* _Task instructions_
Print only the line with "Determine the number" and the lines after it, ending with the last line of the material, each exactly as it stands.

☆ ☆ ☆

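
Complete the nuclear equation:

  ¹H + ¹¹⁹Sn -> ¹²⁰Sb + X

Conserve mass number: 1 + 119 = 120 + A, so A = 0.
Conserve atomic number: 1 + 50 = 51 + Z, so Z = 0.
A = 0 and Z = 0 is γ — a gamma ray.

gamma ray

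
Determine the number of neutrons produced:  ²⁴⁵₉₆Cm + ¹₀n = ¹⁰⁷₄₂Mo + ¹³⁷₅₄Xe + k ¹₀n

2

Conserve mass number: 246 = 107 + 137 + k, so k = 246 − 244 = 2.
Check atomic number: 96 = 42 + 54 + 0 = 96. ✓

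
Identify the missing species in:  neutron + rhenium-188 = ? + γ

Conserve mass number: 1 + 188 = A + 0, so A = 189.
Conserve atomic number: 0 + 75 = Z + 0, so Z = 75.
Z = 75 is rhenium, so the species is rhenium-189.

Re-189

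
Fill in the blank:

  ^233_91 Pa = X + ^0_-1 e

Conserve mass number: 233 = A + 0, so A = 233.
Conserve atomic number: 91 = Z − 1, so Z = 92.
Z = 92 is uranium, so the species is ^233_92 U.

U-233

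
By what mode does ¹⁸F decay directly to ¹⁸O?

beta-plus decay or electron capture

ΔA = 18 − 18 = 0; ΔZ = 8 − 9 = -1.
A is unchanged and Z drops by 1 — a proton has become a neutron (β⁺ emission or electron capture).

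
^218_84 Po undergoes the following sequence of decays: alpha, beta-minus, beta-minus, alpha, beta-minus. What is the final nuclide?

Bi-210

Start: (A, Z) = (218, 84).
After α: (214, 82).
After β⁻: (214, 83).
After β⁻: (214, 84).
After α: (210, 82).
After β⁻: (210, 83).
Z = 83 is bismuth.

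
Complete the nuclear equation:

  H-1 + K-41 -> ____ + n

Conserve mass number: 1 + 41 = A + 1, so A = 41.
Conserve atomic number: 1 + 19 = Z + 0, so Z = 20.
Z = 20 is calcium, so the species is Ca-41.

Ca-41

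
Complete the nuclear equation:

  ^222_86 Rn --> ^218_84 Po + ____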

☆ ☆ ☆

* _Task output_
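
Determine the number of neutrons produced:  ²⁴⁵₉₆Cm + ¹₀n = ¹⁰⁷₄₂Mo + ¹³⁷₅₄Xe + k ¹₀n

2

Conserve mass number: 246 = 107 + 137 + k, so k = 246 − 244 = 2.
Check atomic number: 96 = 42 + 54 + 0 = 96. ✓

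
Identify the missing species in:  neutron + rhenium-188 = ? + γ

Conserve mass number: 1 + 188 = A + 0, so A = 189.
Conserve atomic number: 0 + 75 = Z + 0, so Z = 75.
Z = 75 is rhenium, so the species is rhenium-189.

Re-189

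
Fill in the blank:

  ^233_91 Pa = X + ^0_-1 e

Conserve mass number: 233 = A + 0, so A = 233.
Conserve atomic number: 91 = Z − 1, so Z = 92.
Z = 92 is uranium, so the species is ^233_92 U.

U-233

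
By what mode does ¹⁸F decay directly to ¹⁸O?

beta-plus decay or electron capture

ΔA = 18 − 18 = 0; ΔZ = 8 − 9 = -1.
A is unchanged and Z drops by 1 — a proton has become a neutron (β⁺ emission or electron capture).

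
^218_84 Po undergoes the following sequence of decays: alpha, beta-minus, beta-minus, alpha, beta-minus. What is the final nuclide?

Bi-210

Start: (A, Z) = (218, 84).
After α: (214, 82).
After β⁻: (214, 83).
After β⁻: (214, 84).
After α: (210, 82).
After β⁻: (210, 83).
Z = 83 is bismuth.

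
Complete the nuclear equation:

  H-1 + K-41 -> ____ + n

Conserve mass number: 1 + 41 = A + 1, so A = 41.
Conserve atomic number: 1 + 19 = Z + 0, so Z = 20.
Z = 20 is calcium, so the species is Ca-41.

Ca-41

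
Complete the nuclear equation:

  ^222_86 Rn --> ^218_84 Po + ____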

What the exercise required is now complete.